> **WHAT THE EXERCISE ASKS**:
Look through the records, and whenever a line includes the word "intestate", copy it.

(GIVEN RECORDS)

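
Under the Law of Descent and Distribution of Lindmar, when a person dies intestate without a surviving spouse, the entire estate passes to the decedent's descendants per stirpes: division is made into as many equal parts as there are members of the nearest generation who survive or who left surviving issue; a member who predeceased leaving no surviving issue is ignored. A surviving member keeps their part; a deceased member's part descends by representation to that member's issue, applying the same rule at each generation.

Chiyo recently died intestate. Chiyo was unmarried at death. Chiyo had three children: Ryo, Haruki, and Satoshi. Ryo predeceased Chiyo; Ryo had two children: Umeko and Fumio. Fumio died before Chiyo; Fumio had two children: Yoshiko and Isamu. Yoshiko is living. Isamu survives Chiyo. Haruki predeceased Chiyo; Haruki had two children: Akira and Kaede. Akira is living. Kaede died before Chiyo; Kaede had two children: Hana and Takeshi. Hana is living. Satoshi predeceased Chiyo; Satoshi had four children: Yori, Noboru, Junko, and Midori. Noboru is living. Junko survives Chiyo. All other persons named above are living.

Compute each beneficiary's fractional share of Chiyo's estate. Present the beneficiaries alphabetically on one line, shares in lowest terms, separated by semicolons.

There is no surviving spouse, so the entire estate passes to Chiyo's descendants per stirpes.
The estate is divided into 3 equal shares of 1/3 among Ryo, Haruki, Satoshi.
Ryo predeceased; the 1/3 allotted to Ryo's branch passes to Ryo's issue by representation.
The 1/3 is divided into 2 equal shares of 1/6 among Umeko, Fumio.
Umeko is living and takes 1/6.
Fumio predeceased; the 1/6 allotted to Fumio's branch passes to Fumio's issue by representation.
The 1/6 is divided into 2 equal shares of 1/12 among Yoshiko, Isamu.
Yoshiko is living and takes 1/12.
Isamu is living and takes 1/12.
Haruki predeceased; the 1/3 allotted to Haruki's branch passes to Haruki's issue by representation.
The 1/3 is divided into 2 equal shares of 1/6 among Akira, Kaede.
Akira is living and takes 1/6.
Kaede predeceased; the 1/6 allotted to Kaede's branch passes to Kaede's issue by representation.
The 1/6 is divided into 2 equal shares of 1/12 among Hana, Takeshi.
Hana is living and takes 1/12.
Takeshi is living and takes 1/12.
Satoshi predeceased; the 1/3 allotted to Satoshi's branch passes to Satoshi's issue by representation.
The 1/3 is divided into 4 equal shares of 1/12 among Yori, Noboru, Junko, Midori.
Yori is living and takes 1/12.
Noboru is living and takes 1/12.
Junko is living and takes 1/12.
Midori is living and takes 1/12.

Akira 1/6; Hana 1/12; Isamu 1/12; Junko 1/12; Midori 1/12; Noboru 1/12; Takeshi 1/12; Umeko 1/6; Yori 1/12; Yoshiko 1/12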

(End GIVEN RECORDS)

> **RESPONSE TO THIS TASK**:
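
Under the Law of Descent and Distribution of Lindmar, when a person dies intestate without a surviving spouse, the entire estate passes to the decedent's descendants per stirpes: division is made into as many equal parts as there are members of the nearest generation who survive or who left surviving issue; a member who predeceased leaving no surviving issue is ignored. A surviving member keeps their part; a deceased member's part descends by representation to that member's issue, applying the same rule at each generation.
Chiyo recently died intestate. Chiyo was unmarried at death. Chiyo had three children: Ryo, Haruki, and Satoshi. Ryo predeceased Chiyo; Ryo had two children: Umeko and Fumio. Fumio died before Chiyo; Fumio had two children: Yoshiko and Isamu. Yoshiko is living. Isamu survives Chiyo. Haruki predeceased Chiyo; Haruki had two children: Akira and Kaede. Akira is living. Kaede died before Chiyo; Kaede had two children: Hana and Takeshi. Hana is living. Satoshi predeceased Chiyo; Satoshi had four children: Yori, Noboru, Junko, and Midori. Noboru is living. Junko survives Chiyo. All other persons named above are living.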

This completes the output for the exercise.